## Problem requirements
Starting with the first line and ending with the one that holds "f'_c = 6000 psi, f_y = 60 ksi", retype the entries exactly.
[[ Entries supplied, beginning ]]
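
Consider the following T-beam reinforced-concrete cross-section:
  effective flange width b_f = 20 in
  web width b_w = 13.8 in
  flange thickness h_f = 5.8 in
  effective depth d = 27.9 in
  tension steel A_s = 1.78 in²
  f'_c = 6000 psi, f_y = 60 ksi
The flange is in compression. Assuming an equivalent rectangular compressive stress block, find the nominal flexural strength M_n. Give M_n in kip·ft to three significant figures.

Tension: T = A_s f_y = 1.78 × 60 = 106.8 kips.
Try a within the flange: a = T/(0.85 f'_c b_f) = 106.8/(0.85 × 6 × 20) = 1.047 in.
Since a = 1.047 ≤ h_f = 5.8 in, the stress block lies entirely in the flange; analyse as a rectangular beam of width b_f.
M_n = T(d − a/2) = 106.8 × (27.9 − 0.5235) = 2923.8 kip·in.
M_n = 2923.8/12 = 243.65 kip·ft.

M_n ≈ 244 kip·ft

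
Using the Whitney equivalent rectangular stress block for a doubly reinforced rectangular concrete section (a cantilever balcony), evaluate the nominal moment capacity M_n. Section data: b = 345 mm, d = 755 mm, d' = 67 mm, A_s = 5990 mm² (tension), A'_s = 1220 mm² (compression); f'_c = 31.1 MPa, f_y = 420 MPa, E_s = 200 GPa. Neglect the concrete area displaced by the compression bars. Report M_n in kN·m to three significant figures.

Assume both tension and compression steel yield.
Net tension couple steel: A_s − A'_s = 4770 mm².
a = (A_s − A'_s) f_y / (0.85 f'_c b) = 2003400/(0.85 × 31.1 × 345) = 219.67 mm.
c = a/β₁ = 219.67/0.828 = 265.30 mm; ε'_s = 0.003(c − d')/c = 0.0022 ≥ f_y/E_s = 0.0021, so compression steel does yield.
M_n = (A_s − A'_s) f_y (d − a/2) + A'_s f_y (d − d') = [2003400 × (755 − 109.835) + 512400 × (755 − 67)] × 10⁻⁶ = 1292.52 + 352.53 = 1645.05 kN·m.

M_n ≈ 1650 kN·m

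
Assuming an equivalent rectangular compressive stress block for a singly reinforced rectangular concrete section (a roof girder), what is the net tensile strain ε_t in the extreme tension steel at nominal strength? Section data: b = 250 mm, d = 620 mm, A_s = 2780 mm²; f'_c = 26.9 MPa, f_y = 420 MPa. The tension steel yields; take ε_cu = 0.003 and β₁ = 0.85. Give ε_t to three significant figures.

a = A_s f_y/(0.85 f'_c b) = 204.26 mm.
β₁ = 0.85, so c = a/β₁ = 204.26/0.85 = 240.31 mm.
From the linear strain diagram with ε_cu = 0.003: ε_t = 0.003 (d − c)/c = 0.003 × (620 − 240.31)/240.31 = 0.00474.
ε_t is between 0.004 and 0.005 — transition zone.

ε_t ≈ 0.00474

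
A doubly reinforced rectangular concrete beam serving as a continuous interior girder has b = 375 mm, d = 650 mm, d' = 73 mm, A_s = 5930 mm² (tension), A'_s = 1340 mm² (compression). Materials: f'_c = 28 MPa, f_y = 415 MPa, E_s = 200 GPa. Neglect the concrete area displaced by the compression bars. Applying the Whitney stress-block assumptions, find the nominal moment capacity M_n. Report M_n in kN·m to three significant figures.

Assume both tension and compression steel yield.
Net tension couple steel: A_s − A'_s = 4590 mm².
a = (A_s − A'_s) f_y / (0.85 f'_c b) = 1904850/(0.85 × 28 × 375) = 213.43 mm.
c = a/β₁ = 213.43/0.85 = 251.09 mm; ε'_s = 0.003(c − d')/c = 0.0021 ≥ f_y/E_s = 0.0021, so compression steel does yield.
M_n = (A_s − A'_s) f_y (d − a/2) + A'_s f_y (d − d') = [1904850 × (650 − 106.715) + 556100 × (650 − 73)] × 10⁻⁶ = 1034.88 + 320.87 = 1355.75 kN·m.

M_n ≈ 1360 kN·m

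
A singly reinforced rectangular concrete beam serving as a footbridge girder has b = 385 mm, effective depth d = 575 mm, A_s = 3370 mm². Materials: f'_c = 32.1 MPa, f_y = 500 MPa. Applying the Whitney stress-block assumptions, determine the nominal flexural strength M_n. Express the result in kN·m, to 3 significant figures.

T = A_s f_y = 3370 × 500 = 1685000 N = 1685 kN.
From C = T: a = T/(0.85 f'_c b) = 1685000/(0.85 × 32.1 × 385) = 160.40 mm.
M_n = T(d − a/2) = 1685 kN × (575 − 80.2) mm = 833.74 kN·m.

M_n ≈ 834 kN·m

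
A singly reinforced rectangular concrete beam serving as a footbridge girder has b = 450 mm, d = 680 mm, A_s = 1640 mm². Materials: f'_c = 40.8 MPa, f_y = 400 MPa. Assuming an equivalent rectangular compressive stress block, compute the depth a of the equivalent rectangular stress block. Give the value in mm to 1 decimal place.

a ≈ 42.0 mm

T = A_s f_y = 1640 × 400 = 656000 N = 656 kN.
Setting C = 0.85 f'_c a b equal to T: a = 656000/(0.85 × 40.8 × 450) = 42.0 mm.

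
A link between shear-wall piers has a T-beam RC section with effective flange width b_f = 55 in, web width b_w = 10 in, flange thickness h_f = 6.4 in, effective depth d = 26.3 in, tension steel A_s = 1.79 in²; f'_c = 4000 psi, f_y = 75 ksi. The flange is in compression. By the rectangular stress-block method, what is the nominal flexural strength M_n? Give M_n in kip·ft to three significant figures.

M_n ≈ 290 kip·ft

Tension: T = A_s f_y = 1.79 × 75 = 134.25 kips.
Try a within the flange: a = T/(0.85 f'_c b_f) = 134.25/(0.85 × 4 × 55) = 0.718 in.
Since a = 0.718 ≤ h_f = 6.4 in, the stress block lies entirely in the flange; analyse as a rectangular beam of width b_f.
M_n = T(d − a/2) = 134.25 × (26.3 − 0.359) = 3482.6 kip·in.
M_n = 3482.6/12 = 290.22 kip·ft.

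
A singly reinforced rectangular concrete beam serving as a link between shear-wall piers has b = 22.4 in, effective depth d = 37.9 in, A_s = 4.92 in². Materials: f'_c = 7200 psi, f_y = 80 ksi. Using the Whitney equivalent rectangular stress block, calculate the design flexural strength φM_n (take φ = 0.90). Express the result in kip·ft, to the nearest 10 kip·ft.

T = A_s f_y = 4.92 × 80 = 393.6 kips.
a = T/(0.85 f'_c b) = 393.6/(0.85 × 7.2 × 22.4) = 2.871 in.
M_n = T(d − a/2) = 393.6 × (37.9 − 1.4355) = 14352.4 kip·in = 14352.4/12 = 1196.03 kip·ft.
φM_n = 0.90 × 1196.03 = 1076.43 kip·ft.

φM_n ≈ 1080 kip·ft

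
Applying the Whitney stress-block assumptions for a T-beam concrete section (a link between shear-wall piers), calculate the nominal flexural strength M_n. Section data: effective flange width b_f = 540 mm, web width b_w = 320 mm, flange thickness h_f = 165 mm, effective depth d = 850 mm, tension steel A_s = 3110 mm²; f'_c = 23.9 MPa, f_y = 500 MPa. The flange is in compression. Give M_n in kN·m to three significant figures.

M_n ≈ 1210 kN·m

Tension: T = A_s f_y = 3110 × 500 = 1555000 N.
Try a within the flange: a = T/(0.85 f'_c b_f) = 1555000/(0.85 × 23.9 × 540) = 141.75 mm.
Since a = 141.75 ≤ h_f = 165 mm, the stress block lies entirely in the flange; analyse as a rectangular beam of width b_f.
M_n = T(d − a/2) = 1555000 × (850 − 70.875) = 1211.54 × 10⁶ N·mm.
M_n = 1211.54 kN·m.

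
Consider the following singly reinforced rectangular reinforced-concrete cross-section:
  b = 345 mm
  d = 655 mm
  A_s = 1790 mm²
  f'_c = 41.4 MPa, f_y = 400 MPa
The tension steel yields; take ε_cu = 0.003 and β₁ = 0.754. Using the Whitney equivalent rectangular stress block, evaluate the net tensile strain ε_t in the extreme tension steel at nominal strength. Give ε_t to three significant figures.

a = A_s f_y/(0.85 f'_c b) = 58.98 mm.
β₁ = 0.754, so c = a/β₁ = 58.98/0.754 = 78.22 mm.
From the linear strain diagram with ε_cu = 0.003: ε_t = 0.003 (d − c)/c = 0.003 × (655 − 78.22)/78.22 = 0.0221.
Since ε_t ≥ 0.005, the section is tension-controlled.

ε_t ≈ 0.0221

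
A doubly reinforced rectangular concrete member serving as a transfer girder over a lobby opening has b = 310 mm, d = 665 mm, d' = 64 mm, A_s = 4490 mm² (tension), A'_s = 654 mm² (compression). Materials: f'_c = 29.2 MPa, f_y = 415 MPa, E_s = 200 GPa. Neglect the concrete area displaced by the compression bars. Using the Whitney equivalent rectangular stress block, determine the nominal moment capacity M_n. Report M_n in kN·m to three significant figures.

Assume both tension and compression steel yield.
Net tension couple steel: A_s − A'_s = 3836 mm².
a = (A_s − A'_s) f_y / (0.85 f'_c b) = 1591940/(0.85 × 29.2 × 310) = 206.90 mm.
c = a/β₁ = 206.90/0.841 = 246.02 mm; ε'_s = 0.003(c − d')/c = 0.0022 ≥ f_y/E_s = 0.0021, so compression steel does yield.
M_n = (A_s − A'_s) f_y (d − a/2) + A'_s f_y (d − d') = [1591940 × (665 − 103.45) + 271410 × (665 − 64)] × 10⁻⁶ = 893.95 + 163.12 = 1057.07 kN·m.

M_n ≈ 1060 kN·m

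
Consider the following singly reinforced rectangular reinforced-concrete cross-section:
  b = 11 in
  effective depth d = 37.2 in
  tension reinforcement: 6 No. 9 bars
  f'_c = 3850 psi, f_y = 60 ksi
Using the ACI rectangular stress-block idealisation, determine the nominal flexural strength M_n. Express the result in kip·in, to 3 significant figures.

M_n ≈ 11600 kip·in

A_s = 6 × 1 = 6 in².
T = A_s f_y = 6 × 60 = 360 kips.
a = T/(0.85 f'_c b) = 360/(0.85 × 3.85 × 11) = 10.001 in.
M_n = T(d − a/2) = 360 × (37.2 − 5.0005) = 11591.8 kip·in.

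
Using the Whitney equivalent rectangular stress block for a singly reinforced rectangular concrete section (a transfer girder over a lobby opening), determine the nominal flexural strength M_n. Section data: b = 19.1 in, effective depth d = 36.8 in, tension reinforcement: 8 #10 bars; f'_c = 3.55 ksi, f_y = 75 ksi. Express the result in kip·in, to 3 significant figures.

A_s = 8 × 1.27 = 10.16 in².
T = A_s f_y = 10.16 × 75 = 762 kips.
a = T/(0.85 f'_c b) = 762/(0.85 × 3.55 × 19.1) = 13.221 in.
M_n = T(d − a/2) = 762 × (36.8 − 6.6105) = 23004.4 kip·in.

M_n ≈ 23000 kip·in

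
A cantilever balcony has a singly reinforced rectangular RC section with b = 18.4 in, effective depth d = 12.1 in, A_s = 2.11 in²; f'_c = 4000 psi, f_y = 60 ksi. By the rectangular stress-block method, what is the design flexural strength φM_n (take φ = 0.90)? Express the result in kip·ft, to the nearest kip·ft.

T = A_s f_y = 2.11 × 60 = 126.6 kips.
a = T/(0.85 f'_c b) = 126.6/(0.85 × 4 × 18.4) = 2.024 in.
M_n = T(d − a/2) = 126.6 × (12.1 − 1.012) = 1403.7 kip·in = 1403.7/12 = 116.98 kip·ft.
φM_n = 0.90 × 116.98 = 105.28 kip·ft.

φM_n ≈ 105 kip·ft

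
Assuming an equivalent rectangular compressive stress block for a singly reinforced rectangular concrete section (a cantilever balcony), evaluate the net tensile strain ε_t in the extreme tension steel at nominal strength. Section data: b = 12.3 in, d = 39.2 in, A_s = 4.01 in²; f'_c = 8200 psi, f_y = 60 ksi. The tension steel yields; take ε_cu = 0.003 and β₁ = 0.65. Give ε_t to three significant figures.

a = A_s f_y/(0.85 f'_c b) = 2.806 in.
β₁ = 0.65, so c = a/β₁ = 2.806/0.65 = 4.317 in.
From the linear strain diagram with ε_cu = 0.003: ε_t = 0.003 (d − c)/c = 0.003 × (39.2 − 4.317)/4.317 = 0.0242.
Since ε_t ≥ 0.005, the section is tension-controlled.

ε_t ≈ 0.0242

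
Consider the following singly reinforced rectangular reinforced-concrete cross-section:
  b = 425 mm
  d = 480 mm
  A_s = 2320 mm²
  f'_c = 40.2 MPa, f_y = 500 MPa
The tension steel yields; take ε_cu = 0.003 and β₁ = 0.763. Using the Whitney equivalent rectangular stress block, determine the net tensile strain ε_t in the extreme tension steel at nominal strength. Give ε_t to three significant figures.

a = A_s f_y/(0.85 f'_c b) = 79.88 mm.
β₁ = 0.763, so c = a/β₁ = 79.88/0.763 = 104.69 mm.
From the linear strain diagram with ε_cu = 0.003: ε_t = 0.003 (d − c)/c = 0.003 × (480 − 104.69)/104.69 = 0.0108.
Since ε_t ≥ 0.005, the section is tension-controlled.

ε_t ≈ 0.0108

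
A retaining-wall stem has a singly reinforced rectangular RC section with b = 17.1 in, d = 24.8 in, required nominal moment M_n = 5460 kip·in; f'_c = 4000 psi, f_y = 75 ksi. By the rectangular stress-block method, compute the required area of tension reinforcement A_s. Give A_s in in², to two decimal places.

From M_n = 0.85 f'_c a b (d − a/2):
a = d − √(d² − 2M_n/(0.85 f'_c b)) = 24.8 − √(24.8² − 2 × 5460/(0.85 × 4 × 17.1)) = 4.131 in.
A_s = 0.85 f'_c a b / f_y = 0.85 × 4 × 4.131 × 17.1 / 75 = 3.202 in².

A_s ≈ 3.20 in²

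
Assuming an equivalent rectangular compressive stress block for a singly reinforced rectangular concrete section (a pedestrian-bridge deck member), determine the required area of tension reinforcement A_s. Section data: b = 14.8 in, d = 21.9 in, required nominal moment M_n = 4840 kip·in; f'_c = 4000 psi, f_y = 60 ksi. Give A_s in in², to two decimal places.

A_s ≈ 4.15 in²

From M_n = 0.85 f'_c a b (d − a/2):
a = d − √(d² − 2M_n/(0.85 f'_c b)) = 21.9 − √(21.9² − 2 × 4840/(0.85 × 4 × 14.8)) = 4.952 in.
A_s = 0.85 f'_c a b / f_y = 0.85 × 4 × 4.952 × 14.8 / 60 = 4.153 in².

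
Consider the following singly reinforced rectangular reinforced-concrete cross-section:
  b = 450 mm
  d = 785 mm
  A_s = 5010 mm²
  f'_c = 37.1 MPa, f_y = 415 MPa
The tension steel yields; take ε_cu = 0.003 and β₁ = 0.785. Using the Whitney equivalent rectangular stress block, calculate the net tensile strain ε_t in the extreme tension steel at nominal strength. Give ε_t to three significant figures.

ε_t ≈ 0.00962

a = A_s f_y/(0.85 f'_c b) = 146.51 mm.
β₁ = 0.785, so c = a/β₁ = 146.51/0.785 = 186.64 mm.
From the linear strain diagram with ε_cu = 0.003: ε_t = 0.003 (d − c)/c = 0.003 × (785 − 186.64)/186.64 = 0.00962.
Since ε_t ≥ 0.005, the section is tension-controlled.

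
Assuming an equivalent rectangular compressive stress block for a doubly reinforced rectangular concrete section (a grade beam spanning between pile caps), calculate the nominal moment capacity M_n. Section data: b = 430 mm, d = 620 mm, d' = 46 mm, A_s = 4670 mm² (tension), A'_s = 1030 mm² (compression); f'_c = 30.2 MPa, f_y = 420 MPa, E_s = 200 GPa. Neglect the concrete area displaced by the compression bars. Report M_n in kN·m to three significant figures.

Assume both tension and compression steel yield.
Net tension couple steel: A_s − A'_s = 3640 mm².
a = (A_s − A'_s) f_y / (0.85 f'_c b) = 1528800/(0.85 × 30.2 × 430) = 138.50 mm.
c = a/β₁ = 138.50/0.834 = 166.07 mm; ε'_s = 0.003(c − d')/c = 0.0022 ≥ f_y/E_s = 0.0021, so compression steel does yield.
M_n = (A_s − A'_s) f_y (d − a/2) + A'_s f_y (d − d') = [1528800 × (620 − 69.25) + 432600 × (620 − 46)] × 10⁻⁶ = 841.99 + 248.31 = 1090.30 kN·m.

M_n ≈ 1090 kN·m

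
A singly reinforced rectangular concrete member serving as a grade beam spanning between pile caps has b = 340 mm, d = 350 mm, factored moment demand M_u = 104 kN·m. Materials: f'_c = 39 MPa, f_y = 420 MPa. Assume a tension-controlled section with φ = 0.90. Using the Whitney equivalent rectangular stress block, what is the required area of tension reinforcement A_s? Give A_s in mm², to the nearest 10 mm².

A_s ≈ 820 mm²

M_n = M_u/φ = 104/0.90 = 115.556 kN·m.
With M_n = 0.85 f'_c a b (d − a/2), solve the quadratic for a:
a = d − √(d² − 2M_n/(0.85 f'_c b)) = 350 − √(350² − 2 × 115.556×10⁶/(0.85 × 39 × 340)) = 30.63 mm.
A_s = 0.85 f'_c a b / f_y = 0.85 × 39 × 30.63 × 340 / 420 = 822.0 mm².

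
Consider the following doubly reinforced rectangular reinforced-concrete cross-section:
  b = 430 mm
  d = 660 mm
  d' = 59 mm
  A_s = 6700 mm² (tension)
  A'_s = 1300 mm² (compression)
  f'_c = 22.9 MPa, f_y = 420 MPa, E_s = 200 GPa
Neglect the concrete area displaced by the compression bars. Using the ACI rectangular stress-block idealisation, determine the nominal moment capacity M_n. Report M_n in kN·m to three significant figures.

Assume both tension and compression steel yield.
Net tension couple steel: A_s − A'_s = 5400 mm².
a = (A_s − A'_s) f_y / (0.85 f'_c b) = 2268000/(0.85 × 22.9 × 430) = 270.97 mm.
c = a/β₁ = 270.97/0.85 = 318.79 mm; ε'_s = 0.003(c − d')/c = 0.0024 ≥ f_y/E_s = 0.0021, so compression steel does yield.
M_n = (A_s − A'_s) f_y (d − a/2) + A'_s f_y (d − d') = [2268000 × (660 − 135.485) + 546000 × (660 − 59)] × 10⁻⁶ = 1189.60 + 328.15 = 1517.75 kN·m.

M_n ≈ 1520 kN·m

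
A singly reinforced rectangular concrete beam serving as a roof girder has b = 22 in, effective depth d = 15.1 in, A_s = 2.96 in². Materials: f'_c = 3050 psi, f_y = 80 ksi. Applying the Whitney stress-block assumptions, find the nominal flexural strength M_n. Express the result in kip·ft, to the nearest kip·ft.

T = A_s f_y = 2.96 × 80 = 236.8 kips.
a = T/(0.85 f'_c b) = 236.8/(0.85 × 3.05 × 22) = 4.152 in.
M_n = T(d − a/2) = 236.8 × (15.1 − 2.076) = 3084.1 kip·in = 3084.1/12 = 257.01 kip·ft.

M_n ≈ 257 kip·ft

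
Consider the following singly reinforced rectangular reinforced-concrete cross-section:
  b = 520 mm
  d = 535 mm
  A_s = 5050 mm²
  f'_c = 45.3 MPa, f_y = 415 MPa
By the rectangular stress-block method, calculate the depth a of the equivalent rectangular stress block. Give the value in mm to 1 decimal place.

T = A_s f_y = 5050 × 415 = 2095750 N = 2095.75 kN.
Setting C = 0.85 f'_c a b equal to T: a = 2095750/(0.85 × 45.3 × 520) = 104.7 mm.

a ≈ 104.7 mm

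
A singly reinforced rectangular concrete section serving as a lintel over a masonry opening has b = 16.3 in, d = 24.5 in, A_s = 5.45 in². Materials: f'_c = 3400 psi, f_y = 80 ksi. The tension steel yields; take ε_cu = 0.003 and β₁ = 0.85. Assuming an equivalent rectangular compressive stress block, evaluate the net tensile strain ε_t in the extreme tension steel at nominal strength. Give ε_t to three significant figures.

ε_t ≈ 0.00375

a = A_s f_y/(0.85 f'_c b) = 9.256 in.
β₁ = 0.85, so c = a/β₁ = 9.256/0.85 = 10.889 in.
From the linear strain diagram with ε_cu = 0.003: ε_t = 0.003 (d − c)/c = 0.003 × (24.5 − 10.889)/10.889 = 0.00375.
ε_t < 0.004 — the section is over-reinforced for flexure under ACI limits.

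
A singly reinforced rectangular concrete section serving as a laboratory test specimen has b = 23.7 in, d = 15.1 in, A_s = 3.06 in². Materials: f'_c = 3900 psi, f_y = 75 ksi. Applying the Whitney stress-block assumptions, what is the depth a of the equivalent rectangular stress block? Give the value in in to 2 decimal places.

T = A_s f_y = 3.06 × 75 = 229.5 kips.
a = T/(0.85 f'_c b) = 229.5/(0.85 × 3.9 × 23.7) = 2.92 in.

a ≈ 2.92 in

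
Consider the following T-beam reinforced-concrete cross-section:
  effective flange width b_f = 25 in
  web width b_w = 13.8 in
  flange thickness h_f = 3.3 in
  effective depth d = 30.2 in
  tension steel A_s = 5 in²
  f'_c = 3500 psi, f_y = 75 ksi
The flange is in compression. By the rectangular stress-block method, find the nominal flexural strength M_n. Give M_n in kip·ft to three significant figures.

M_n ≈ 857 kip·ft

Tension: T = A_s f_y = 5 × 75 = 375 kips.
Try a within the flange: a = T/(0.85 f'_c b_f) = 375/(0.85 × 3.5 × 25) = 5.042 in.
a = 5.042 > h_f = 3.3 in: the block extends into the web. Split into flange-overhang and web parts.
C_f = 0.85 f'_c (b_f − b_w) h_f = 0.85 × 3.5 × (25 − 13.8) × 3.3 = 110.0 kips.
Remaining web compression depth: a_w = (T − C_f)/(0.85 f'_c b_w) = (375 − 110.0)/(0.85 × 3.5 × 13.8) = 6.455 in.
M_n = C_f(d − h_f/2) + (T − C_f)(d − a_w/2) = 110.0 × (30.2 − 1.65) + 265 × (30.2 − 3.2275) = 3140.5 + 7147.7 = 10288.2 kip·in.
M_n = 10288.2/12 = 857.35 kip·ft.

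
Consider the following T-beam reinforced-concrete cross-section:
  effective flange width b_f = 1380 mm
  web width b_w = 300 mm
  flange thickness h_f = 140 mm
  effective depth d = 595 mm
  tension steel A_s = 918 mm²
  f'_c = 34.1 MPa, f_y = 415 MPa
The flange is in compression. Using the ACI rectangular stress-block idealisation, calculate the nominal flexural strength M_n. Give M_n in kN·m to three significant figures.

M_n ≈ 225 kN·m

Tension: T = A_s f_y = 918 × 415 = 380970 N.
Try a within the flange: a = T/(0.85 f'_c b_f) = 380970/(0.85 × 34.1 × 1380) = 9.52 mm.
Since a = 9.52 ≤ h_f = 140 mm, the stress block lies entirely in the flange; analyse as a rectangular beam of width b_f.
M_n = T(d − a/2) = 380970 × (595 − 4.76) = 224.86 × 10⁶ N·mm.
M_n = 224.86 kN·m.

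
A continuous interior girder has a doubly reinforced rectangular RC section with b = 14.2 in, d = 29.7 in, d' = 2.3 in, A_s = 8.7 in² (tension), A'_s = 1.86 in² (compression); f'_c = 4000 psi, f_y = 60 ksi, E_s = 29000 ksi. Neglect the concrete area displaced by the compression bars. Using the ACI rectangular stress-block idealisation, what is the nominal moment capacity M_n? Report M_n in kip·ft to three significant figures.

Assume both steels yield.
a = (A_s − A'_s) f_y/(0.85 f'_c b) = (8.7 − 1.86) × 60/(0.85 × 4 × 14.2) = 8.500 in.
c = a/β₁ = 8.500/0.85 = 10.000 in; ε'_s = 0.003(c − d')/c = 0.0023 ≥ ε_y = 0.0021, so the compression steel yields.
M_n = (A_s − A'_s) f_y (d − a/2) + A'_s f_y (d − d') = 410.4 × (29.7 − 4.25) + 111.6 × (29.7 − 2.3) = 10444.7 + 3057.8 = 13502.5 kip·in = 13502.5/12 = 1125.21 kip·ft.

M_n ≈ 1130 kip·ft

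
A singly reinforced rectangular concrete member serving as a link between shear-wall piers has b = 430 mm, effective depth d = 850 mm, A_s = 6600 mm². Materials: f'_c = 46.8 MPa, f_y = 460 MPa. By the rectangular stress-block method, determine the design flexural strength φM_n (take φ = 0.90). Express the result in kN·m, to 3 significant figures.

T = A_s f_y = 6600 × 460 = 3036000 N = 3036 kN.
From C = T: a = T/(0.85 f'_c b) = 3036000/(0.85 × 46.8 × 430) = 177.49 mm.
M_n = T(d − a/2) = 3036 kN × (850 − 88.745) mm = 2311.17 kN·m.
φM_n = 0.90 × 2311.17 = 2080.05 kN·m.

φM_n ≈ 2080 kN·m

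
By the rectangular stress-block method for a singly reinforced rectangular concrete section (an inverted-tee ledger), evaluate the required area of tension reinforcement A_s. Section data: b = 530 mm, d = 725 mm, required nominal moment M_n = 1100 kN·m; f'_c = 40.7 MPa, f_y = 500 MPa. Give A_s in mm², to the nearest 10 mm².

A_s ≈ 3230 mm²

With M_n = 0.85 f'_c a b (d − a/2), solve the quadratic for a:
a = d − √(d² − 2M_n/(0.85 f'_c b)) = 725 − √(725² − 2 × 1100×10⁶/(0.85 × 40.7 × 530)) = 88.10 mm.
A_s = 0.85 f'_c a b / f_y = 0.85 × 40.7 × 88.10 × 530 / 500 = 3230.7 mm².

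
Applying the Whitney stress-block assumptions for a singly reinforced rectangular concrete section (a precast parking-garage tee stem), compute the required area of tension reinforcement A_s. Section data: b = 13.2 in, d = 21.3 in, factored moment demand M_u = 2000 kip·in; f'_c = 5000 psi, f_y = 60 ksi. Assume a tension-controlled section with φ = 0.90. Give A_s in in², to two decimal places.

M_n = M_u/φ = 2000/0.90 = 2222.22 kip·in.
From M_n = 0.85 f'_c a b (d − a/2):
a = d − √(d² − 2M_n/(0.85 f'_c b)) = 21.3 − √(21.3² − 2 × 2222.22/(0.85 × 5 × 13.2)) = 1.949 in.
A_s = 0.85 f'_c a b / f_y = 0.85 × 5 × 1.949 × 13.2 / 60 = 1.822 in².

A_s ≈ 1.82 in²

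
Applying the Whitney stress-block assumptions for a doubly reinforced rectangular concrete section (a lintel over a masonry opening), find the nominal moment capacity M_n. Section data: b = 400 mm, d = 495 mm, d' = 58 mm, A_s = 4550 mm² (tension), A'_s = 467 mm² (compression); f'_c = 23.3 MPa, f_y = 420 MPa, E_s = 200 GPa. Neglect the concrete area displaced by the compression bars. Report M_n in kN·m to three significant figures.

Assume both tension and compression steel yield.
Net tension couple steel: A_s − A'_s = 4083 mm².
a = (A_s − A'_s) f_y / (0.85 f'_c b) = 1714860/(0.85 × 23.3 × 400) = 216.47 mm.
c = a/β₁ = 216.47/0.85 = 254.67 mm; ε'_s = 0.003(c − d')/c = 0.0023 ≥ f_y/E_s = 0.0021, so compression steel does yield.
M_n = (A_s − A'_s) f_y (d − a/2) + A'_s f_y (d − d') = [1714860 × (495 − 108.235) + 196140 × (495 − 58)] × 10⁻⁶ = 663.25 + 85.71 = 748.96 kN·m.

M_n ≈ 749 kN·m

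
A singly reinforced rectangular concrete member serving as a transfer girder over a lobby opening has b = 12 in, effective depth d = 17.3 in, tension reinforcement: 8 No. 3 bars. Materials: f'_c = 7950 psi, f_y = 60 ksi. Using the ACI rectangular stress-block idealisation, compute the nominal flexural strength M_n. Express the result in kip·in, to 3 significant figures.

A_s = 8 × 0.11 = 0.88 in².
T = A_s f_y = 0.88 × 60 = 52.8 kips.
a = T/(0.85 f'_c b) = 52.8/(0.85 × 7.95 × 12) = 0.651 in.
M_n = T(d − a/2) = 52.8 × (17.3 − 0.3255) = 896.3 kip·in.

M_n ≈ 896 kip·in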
[[ Entries supplied, end ]]
## Task solution
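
Consider the following T-beam reinforced-concrete cross-section:
  effective flange width b_f = 20 in
  web width b_w = 13.8 in
  flange thickness h_f = 5.8 in
  effective depth d = 27.9 in
  tension steel A_s = 1.78 in²
  f'_c = 6000 psi, f_y = 60 ksi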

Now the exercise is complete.